* Stored data entries:
+++

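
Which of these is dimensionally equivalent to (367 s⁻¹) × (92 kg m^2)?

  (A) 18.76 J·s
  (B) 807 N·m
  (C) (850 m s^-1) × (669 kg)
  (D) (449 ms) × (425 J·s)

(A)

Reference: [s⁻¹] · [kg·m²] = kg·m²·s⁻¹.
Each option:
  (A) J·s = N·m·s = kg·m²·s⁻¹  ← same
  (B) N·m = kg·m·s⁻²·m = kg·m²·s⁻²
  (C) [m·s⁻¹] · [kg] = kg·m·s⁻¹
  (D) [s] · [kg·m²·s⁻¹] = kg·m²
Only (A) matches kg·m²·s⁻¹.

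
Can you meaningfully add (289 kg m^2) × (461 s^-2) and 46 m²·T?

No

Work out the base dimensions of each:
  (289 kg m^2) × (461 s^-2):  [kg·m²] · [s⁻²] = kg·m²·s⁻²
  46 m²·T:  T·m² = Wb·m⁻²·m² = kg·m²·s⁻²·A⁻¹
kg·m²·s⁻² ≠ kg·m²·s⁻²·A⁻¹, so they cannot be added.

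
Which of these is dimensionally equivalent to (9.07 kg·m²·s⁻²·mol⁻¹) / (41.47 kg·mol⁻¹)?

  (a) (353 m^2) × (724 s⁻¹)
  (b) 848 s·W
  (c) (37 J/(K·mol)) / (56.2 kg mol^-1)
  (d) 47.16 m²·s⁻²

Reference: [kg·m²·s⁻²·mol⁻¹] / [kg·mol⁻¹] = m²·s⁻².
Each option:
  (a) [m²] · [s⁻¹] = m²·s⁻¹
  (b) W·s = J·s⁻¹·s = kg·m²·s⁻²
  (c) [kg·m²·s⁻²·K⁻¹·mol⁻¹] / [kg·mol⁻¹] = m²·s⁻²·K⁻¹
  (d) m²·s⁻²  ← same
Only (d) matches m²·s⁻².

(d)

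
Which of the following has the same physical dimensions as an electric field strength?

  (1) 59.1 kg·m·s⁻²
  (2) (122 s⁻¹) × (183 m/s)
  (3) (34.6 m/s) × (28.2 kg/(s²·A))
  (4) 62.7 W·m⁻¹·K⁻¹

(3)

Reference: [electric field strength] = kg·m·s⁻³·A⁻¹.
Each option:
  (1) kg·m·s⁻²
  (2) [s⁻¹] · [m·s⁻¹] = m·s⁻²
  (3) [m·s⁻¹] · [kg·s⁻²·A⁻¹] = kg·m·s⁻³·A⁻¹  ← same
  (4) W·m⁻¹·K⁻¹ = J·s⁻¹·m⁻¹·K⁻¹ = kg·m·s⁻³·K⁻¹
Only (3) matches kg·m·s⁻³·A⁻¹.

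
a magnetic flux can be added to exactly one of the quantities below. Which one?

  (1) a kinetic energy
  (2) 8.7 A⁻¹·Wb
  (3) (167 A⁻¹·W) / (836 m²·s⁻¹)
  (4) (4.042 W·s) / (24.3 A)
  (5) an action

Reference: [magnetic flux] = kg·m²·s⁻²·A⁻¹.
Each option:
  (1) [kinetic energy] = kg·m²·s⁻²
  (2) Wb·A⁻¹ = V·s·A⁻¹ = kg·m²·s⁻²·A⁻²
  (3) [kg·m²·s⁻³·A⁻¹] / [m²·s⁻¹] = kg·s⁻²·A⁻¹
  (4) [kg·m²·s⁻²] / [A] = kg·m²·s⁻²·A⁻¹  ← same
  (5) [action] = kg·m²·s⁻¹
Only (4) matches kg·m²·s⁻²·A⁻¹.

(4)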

+++

* THE TASK: All the records are to be transcribed exactly, with no line missing.

* OUTPUT FOR THIS TASK:
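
Which of these is dimensionally equivalent to (367 s⁻¹) × (92 kg m^2)?

  (A) 18.76 J·s
  (B) 807 N·m
  (C) (850 m s^-1) × (669 kg)
  (D) (449 ms) × (425 J·s)

(A)

Reference: [s⁻¹] · [kg·m²] = kg·m²·s⁻¹.
Each option:
  (A) J·s = N·m·s = kg·m²·s⁻¹  ← same
  (B) N·m = kg·m·s⁻²·m = kg·m²·s⁻²
  (C) [m·s⁻¹] · [kg] = kg·m·s⁻¹
  (D) [s] · [kg·m²·s⁻¹] = kg·m²
Only (A) matches kg·m²·s⁻¹.

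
Can you meaningfully add (289 kg m^2) × (461 s^-2) and 46 m²·T?

No

Work out the base dimensions of each:
  (289 kg m^2) × (461 s^-2):  [kg·m²] · [s⁻²] = kg·m²·s⁻²
  46 m²·T:  T·m² = Wb·m⁻²·m² = kg·m²·s⁻²·A⁻¹
kg·m²·s⁻² ≠ kg·m²·s⁻²·A⁻¹, so they cannot be added.

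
Which of these is dimensionally equivalent to (9.07 kg·m²·s⁻²·mol⁻¹) / (41.47 kg·mol⁻¹)?

  (a) (353 m^2) × (724 s⁻¹)
  (b) 848 s·W
  (c) (37 J/(K·mol)) / (56.2 kg mol^-1)
  (d) 47.16 m²·s⁻²

Reference: [kg·m²·s⁻²·mol⁻¹] / [kg·mol⁻¹] = m²·s⁻².
Each option:
  (a) [m²] · [s⁻¹] = m²·s⁻¹
  (b) W·s = J·s⁻¹·s = kg·m²·s⁻²
  (c) [kg·m²·s⁻²·K⁻¹·mol⁻¹] / [kg·mol⁻¹] = m²·s⁻²·K⁻¹
  (d) m²·s⁻²  ← same
Only (d) matches m²·s⁻².

(d)

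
Which of the following has the same physical dimensions as an electric field strength?

  (1) 59.1 kg·m·s⁻²
  (2) (122 s⁻¹) × (183 m/s)
  (3) (34.6 m/s) × (28.2 kg/(s²·A))
  (4) 62.7 W·m⁻¹·K⁻¹

(3)

Reference: [electric field strength] = kg·m·s⁻³·A⁻¹.
Each option:
  (1) kg·m·s⁻²
  (2) [s⁻¹] · [m·s⁻¹] = m·s⁻²
  (3) [m·s⁻¹] · [kg·s⁻²·A⁻¹] = kg·m·s⁻³·A⁻¹  ← same
  (4) W·m⁻¹·K⁻¹ = J·s⁻¹·m⁻¹·K⁻¹ = kg·m·s⁻³·K⁻¹
Only (3) matches kg·m·s⁻³·A⁻¹.

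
a magnetic flux can be added to exactly one of the quantities below. Which one?

  (1) a kinetic energy
  (2) 8.7 A⁻¹·Wb
  (3) (167 A⁻¹·W) / (836 m²·s⁻¹)
  (4) (4.042 W·s) / (24.3 A)
  (5) an action

Reference: [magnetic flux] = kg·m²·s⁻²·A⁻¹.
Each option:
  (1) [kinetic energy] = kg·m²·s⁻²
  (2) Wb·A⁻¹ = V·s·A⁻¹ = kg·m²·s⁻²·A⁻²
  (3) [kg·m²·s⁻³·A⁻¹] / [m²·s⁻¹] = kg·s⁻²·A⁻¹
  (4) [kg·m²·s⁻²] / [A] = kg·m²·s⁻²·A⁻¹  ← same
  (5) [action] = kg·m²·s⁻¹
Only (4) matches kg·m²·s⁻²·A⁻¹.

(4)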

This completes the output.